Could you restate the entries below word for word?
---------------
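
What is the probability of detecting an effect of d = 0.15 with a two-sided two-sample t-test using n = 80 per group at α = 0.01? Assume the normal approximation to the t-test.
Power ≈ 0.05

Power calculation (two-sample t-test, normal approximation):
z_β = d · √(n/2) - z_{α/2}
z_β = 0.15 · √(80/2) - 2.576
z_β = 0.15 · 6.325 - 2.576
z_β = -1.627

Power = Φ(z_β) = Φ(-1.627) ≈ 0.052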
---------------
● **Result of the task**:
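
What is the probability of detecting an effect of d = 0.15 with a two-sided two-sample t-test using n = 80 per group at α = 0.01? Assume the normal approximation to the t-test.
Power ≈ 0.05

Power calculation (two-sample t-test, normal approximation):
z_β = d · √(n/2) - z_{α/2}
z_β = 0.15 · √(80/2) - 2.576
z_β = 0.15 · 6.325 - 2.576
z_β = -1.627

Power = Φ(z_β) = Φ(-1.627) ≈ 0.052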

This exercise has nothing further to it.